What you need to do: Of all the lines below, output only those starting at the one with "(4) The expectation value of XXY is 0." and ending at the one with "(1) Determine the", both ends included, exactly as written.

### Records ###

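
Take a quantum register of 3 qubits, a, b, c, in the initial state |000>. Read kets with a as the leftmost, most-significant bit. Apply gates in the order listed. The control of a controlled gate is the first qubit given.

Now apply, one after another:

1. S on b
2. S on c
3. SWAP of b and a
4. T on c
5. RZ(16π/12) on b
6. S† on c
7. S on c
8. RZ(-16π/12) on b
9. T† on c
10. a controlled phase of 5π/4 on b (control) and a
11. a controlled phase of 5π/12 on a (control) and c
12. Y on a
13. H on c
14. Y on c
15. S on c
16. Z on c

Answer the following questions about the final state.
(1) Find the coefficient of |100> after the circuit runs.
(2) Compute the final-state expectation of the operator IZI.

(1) |100> carries amplitude sqrt(2)/2 in the final state.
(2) The observable IZI averages to 1.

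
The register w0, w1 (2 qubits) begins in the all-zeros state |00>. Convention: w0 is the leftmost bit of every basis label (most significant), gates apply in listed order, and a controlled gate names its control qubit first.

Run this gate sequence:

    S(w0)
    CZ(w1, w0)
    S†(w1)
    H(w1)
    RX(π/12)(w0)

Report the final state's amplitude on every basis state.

After the circuit, the state carries amplitude sqrt(4 - 2*sqrt(2))/8 + sqrt(6*sqrt(2) + 12)/8 on |00>, sqrt(4 - 2*sqrt(2))/8 + sqrt(6*sqrt(2) + 12)/8 on |01>, -I*sqrt(2*sqrt(2) + 4)/8 + I*sqrt(12 - 6*sqrt(2))/8 on |10>, -I*sqrt(2*sqrt(2) + 4)/8 + I*sqrt(12 - 6*sqrt(2))/8 on |11>.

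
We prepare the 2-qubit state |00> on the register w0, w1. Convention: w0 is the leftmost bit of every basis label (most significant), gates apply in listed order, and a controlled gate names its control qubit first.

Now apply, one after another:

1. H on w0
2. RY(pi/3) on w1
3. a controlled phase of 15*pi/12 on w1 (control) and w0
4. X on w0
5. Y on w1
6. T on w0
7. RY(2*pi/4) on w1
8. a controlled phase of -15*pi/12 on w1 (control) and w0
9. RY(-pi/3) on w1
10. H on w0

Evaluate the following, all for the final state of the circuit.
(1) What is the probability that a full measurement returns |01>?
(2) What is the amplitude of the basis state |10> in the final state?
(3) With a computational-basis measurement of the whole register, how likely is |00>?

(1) The probability of measuring |01> is 3*sqrt(2)/32 + 3/16.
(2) The final state's coefficient on |10> equals -sqrt(2)*I/4 + sqrt(6)*exp(3*I*pi/4)/8 + sqrt(2)*exp(3*I*pi/4)/4 + sqrt(6)*I/8.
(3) Outcome |00> occurs with probability sqrt(2)/32 + 1/16.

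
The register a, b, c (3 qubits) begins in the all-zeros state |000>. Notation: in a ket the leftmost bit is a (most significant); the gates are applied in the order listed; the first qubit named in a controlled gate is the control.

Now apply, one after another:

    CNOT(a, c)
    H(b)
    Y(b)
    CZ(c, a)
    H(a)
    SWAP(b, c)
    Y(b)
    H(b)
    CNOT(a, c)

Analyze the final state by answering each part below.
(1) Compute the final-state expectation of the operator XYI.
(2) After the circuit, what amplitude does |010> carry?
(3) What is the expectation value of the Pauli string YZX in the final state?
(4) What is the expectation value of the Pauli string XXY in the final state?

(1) The expectation value of XYI is 0.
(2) The final state's coefficient on |010> equals -sqrt(2)/4.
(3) In the final state, YZX has expectation 0.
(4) The expectation value of XXY is 0.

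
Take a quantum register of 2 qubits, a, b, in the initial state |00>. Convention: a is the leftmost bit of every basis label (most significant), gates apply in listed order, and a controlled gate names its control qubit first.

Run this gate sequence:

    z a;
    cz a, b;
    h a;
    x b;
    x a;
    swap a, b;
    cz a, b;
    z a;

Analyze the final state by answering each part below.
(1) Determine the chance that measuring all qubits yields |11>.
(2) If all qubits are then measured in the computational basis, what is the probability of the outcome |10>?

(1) Outcome |11> occurs with probability 1/2.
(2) Outcome |10> occurs with probability 1/2.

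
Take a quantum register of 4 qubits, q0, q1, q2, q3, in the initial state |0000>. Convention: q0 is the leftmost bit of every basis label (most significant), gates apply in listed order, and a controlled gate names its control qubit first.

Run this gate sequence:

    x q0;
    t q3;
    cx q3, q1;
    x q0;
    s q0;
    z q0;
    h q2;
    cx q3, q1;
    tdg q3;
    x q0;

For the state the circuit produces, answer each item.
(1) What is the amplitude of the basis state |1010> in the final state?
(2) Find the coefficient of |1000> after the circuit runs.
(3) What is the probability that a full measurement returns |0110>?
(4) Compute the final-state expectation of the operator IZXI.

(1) The final state's coefficient on |1010> equals sqrt(2)/2.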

###

Answer:
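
(4) The expectation value of XXY is 0.

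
Take a quantum register of 2 qubits, a, b, in the initial state |00>. Convention: a is the leftmost bit of every basis label (most significant), gates apply in listed order, and a controlled gate names its control qubit first.

Run this gate sequence:

    z a;
    cz a, b;
    h a;
    x b;
    x a;
    swap a, b;
    cz a, b;
    z a;

Analyze the final state by answering each part below.
(1) Determine the chance that measuring all qubits yields |11>.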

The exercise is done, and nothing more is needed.